- **What needs to be done**:
Entries follow. Give back exactly the lines starting at the one containing "L_2=5.315073, L_3=4.031129, L_4=3.500000)." and ending at the one containing "Anchor positions: A_1 = (3.0000, 8.0000)", and no other lines.

- **Collected data entries**:
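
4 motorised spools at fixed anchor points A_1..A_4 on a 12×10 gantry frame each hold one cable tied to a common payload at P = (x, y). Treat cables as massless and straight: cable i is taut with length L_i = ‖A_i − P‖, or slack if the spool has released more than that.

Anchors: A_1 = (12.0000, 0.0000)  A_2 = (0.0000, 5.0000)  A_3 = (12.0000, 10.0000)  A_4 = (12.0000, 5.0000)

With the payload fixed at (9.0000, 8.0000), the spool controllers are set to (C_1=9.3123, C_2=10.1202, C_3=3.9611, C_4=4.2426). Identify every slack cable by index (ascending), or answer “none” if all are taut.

cable 1: √((3.0000)²+(-8.0000)²)=8.5440, C_1=9.3123: slack
cable 2: √((-9.0000)²+(-3.0000)²)=9.4868, C_2=10.1202: slack
cable 3: √((3.0000)²+(2.0000)²)=3.6056, C_3=3.9611: slack
cable 4: √((3.0000)²+(-3.0000)²)=4.2426, C_4=4.2426: taut

1, 2, 3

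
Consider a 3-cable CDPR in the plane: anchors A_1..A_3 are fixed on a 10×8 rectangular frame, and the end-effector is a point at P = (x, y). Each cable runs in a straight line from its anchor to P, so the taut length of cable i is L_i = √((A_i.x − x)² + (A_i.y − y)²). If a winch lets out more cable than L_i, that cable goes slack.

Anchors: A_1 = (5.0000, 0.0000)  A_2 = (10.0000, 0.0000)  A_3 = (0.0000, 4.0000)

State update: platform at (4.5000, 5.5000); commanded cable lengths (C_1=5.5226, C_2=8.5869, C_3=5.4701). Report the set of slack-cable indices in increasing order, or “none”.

2, 3

cable 1: √((0.5000)²+(-5.5000)²)=5.5227, C_1=5.5226: taut
cable 2: √((5.5000)²+(-5.5000)²)=7.7782, C_2=8.5869: slack
cable 3: √((-4.5000)²+(-1.5000)²)=4.7434, C_3=5.4701: slack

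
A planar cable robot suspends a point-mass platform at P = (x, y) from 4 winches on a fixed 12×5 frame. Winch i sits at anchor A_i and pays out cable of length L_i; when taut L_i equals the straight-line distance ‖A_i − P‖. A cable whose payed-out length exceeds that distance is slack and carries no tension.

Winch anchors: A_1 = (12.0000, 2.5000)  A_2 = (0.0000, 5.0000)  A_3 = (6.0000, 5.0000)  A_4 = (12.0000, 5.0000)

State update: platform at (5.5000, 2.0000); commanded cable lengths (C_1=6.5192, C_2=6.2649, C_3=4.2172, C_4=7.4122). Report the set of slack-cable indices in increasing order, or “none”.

3, 4

i=1: geometric 6.5192 vs commanded 6.5192 ⇒ taut
i=2: geometric 6.2650 vs commanded 6.2649 ⇒ taut
i=3: geometric 3.0414 vs commanded 4.2172 ⇒ slack
i=4: geometric 7.1589 vs commanded 7.4122 ⇒ slack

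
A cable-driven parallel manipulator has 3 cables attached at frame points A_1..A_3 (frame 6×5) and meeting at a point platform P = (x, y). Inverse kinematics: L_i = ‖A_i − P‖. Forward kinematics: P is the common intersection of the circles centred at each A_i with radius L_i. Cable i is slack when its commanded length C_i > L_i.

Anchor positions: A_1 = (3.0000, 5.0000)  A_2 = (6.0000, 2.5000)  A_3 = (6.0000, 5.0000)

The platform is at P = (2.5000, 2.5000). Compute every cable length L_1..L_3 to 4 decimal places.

(2.5495, 3.5000, 4.3012)

cable 1: Δx=0.5000, Δy=2.5000; L_1 = √(Δx²+Δy²) = 2.5495
cable 2: Δx=3.5000, Δy=0.0000; L_2 = √(Δx²+Δy²) = 3.5000
cable 3: Δx=3.5000, Δy=2.5000; L_3 = √(Δx²+Δy²) = 4.3012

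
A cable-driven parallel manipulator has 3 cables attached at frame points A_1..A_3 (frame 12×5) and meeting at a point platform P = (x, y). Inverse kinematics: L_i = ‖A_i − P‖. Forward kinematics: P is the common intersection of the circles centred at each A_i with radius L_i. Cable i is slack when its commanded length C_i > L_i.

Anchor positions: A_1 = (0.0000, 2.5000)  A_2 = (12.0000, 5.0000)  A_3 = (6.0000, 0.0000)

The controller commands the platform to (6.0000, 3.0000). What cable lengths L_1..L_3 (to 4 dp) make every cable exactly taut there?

(6.0208, 6.3246, 3.0000)

L_1: Δ = A_1−P = (-6.0000, -0.5000) → ‖Δ‖ = √36.2500 = 6.0208
L_2: Δ = A_2−P = (6.0000, 2.0000) → ‖Δ‖ = √40.0000 = 6.3246
L_3: Δ = A_3−P = (0.0000, -3.0000) → ‖Δ‖ = √9.0000 = 3.0000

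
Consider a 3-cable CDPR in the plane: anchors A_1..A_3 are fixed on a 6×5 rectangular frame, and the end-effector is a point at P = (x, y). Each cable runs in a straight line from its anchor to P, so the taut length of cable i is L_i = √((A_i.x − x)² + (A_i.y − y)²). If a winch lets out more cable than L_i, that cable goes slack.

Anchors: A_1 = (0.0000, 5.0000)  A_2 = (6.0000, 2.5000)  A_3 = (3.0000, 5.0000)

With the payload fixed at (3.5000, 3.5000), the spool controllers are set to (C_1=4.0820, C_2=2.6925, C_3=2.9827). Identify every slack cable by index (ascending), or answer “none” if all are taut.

1, 3

cable 1: √((-3.5000)²+(1.5000)²)=3.8079, C_1=4.0820: slack
cable 2: √((2.5000)²+(-1.0000)²)=2.6926, C_2=2.6925: taut
cable 3: √((-0.5000)²+(1.5000)²)=1.5811, C_3=2.9827: slack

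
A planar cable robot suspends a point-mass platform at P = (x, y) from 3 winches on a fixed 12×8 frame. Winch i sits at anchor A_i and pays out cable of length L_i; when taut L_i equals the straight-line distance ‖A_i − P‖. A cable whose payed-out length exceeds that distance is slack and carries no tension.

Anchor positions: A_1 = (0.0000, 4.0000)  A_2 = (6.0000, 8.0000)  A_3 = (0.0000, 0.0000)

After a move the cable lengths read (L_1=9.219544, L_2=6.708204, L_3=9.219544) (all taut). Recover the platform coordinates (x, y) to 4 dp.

(9.0000, 2.0000)

each cable: (A_i−P)·(A_i−P) = L_i²; let c_i = ‖A_i‖²−L_i²
c_1 = 0.0000+16.0000−85.0000 = -69.0000
row 1: -12.0000x − 8.0000y = -124.0000  (c_2=55.0000)
row 2: 0.0000x + 8.0000y = 16.0000  (c_3=-85.0000)
Cramer on rows 1–2 → x = 9.0000, y = 2.0000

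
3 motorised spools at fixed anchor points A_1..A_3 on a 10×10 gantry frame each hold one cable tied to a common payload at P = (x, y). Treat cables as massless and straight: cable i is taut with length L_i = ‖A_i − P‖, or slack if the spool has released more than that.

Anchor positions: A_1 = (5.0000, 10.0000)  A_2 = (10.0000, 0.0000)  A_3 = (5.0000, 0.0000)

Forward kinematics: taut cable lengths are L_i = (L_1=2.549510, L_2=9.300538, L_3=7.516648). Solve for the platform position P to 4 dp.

circle eqns → linear via eq_j − eq_1; set q_j = A_j·A_j − L_j²
q_1 = 25.0000+100.0000−6.5000 = 118.5000
-10.0000·x + 20.0000·y = q_1−q_2 = 105.0000
0.0000·x + 20.0000·y = q_1−q_3 = 150.0000
solve first two rows → x=4.5000, y=7.5000

(4.5000, 7.5000)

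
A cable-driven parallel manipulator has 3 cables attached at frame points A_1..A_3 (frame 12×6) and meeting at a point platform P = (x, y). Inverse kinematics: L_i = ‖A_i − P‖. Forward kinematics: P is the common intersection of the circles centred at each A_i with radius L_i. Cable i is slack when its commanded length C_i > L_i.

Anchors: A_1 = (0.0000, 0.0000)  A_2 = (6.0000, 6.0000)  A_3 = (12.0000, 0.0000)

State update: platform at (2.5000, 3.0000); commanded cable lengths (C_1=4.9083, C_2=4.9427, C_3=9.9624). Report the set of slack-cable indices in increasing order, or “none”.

1, 2

cable 1: L_1 = ‖A_1−P‖ = 3.9051;  C_1 = 4.9083 → slack
cable 2: L_2 = ‖A_2−P‖ = 4.6098;  C_2 = 4.9427 → slack
cable 3: L_3 = ‖A_3−P‖ = 9.9624;  C_3 = 9.9624 → taut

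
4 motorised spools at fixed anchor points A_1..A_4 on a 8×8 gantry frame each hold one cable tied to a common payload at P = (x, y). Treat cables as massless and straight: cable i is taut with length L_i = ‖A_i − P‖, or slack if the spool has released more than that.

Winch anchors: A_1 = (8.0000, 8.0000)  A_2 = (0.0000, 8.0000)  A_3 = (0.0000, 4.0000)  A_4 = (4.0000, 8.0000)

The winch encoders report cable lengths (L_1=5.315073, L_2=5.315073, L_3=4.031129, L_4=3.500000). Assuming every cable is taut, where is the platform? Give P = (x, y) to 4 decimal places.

each cable: (A_i−P)·(A_i−P) = L_i²; let c_i = ‖A_i‖²−L_i²
c_1 = 64.0000+64.0000−28.2500 = 99.7500
row 1: 16.0000x + 0.0000y = 64.0000  (c_2=35.7500)
row 2: 16.0000x + 8.0000y = 100.0000  (c_3=-0.2500)
row 3: 8.0000x + 0.0000y = 32.0000  (c_4=67.7500)
Cramer on rows 1–2 → x = 4.0000, y = 4.5000
check cable 4: ‖A_4−P‖² = 12.2500 ≈ L_4² = 12.2500 ✓

(4.0000, 4.5000)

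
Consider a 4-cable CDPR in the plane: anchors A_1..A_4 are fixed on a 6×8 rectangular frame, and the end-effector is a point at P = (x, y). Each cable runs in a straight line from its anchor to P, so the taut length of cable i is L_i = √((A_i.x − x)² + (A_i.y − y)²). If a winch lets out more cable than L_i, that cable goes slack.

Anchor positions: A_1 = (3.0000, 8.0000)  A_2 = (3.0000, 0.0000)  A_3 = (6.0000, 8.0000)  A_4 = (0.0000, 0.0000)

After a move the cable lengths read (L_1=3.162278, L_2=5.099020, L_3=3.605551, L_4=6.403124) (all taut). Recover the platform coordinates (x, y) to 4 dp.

(4.0000, 5.0000)

expand ‖A_i−P‖²=L_i² and subtract eq 1 (c_i ≔ ‖A_i‖²−L_i²)
c_1 = 9.0000+64.0000−10.0000 = 63.0000
eq1−eq2 → [0.0000  16.0000]·P = 80.0000
eq1−eq3 → [-6.0000  0.0000]·P = -24.0000
eq1−eq4 → [6.0000  16.0000]·P = 104.0000
2×2 solve → P = (4.0000, 5.0000)
check cable 4: ‖A_4−P‖² = 41.0000 ≈ L_4² = 41.0000 ✓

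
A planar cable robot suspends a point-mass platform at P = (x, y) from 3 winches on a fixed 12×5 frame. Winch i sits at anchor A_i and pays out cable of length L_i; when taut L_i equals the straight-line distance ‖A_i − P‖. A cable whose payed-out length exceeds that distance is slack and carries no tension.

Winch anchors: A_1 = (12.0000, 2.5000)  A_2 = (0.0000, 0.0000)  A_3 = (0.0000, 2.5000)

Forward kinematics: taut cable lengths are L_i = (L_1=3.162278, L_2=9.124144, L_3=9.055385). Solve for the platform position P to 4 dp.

(9.0000, 1.5000)

circle eqns → linear via eq_j − eq_1; set k_j = A_j·A_j − L_j²
k_1 = 144.0000+6.2500−10.0000 = 140.2500
24.0000·x + 5.0000·y = k_1−k_2 = 223.5000
24.0000·x + 0.0000·y = k_1−k_3 = 216.0000
solve first two rows → x=9.0000, y=1.5000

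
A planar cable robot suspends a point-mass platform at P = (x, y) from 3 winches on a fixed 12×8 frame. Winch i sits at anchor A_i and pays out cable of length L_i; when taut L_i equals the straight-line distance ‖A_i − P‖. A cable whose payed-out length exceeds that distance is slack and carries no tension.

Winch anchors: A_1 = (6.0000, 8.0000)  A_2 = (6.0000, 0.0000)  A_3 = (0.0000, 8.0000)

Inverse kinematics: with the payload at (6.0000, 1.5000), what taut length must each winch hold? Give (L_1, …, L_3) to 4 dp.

L_1: Δ = A_1−P = (0.0000, 6.5000) → ‖Δ‖ = √42.2500 = 6.5000
L_2: Δ = A_2−P = (0.0000, -1.5000) → ‖Δ‖ = √2.2500 = 1.5000
L_3: Δ = A_3−P = (-6.0000, 6.5000) → ‖Δ‖ = √78.2500 = 8.8459

(6.5000, 1.5000, 8.8459)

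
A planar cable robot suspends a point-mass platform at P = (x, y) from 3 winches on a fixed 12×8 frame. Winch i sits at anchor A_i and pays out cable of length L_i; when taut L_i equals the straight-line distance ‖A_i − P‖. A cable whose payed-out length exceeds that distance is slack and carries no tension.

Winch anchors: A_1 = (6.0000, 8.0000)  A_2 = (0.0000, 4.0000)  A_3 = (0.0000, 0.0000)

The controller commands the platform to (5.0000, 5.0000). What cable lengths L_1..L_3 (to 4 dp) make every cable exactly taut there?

(3.1623, 5.0990, 7.0711)

L_1 = √((6.0000−5.0000)² + (8.0000−5.0000)²) = 3.1623
L_2 = √((0.0000−5.0000)² + (4.0000−5.0000)²) = 5.0990
L_3 = √((0.0000−5.0000)² + (0.0000−5.0000)²) = 7.0711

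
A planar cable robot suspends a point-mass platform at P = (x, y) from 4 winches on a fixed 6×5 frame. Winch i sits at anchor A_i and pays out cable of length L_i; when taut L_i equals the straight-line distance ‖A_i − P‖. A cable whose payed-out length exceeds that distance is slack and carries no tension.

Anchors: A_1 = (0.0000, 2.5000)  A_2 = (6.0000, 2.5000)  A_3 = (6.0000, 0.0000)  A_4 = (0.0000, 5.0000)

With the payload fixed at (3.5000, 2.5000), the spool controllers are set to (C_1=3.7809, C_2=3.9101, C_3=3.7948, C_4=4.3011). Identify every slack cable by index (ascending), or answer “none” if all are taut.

i=1: geometric 3.5000 vs commanded 3.7809 ⇒ slack
i=2: geometric 2.5000 vs commanded 3.9101 ⇒ slack
i=3: geometric 3.5355 vs commanded 3.7948 ⇒ slack
i=4: geometric 4.3012 vs commanded 4.3011 ⇒ taut

1, 2, 3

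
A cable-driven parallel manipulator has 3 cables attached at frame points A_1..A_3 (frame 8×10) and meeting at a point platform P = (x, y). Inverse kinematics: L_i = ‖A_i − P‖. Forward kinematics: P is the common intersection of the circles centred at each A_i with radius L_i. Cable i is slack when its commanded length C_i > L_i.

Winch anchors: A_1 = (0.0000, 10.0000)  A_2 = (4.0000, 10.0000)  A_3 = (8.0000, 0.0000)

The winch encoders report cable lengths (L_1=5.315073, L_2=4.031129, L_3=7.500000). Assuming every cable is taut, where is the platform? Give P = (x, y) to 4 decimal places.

(3.5000, 6.0000)

each cable: (A_i−P)·(A_i−P) = L_i²; let q_i = ‖A_i‖²−L_i²
q_1 = 0.0000+100.0000−28.2500 = 71.7500
row 1: -8.0000x + 0.0000y = -28.0000  (q_2=99.7500)
row 2: -16.0000x + 20.0000y = 64.0000  (q_3=7.7500)
Cramer on rows 1–2 → x = 3.5000, y = 6.0000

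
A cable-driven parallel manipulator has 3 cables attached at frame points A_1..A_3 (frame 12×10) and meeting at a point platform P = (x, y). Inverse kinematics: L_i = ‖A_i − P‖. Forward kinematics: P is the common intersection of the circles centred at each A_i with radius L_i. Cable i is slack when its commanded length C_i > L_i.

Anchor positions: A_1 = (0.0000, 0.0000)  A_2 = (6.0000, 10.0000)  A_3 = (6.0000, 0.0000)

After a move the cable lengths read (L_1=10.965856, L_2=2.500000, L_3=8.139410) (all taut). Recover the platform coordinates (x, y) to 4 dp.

(7.5000, 8.0000)

each cable: (A_i−P)·(A_i−P) = L_i²; let c_i = ‖A_i‖²−L_i²
c_1 = 0.0000+0.0000−120.2500 = -120.2500
row 1: -12.0000x − 20.0000y = -250.0000  (c_2=129.7500)
row 2: -12.0000x + 0.0000y = -90.0000  (c_3=-30.2500)
Cramer on rows 1–2 → x = 7.5000, y = 8.0000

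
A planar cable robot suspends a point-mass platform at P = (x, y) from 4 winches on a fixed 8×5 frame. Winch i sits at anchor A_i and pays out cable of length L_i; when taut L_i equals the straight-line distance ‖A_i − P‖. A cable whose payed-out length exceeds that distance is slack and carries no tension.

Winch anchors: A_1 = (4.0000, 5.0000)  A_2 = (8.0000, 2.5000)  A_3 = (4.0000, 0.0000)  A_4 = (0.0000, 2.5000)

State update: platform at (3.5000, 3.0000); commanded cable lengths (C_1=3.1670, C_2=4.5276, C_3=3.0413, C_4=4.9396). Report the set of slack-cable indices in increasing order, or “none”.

1, 4

cable 1: L_1 = ‖A_1−P‖ = 2.0616;  C_1 = 3.1670 → slack
cable 2: L_2 = ‖A_2−P‖ = 4.5277;  C_2 = 4.5276 → taut
cable 3: L_3 = ‖A_3−P‖ = 3.0414;  C_3 = 3.0413 → taut
cable 4: L_4 = ‖A_4−P‖ = 3.5355;  C_4 = 4.9396 → slack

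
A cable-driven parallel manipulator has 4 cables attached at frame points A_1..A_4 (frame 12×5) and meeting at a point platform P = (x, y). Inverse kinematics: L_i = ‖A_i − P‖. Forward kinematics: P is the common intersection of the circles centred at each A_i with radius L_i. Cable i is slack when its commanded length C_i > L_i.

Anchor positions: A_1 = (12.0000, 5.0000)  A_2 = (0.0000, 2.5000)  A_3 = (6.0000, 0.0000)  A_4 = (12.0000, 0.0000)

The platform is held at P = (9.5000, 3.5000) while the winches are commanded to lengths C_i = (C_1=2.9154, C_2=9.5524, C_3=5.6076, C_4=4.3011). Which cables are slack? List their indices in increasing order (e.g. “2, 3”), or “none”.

3

cable 1: L_1 = ‖A_1−P‖ = 2.9155;  C_1 = 2.9154 → taut
cable 2: L_2 = ‖A_2−P‖ = 9.5525;  C_2 = 9.5524 → taut
cable 3: L_3 = ‖A_3−P‖ = 4.9497;  C_3 = 5.6076 → slack
cable 4: L_4 = ‖A_4−P‖ = 4.3012;  C_4 = 4.3011 → taut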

- **Output for this task**:
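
The winch encoders report cable lengths (L_1=5.315073, L_2=5.315073, L_3=4.031129, L_4=3.500000). Assuming every cable is taut, where is the platform? Give P = (x, y) to 4 decimal places.

each cable: (A_i−P)·(A_i−P) = L_i²; let c_i = ‖A_i‖²−L_i²
c_1 = 64.0000+64.0000−28.2500 = 99.7500
row 1: 16.0000x + 0.0000y = 64.0000  (c_2=35.7500)
row 2: 16.0000x + 8.0000y = 100.0000  (c_3=-0.2500)
row 3: 8.0000x + 0.0000y = 32.0000  (c_4=67.7500)
Cramer on rows 1–2 → x = 4.0000, y = 4.5000
check cable 4: ‖A_4−P‖² = 12.2500 ≈ L_4² = 12.2500 ✓

(4.0000, 4.5000)

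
Consider a 4-cable CDPR in the plane: anchors A_1..A_4 are fixed on a 6×8 rectangular frame, and the end-effector is a point at P = (x, y). Each cable runs in a straight line from its anchor to P, so the taut length of cable i is L_i = √((A_i.x − x)² + (A_i.y − y)²). If a winch lets out more cable than L_i, that cable goes slack.

Anchor positions: A_1 = (3.0000, 8.0000)  A_2 = (3.0000, 0.0000)  A_3 = (6.0000, 8.0000)  A_4 = (0.0000, 0.0000)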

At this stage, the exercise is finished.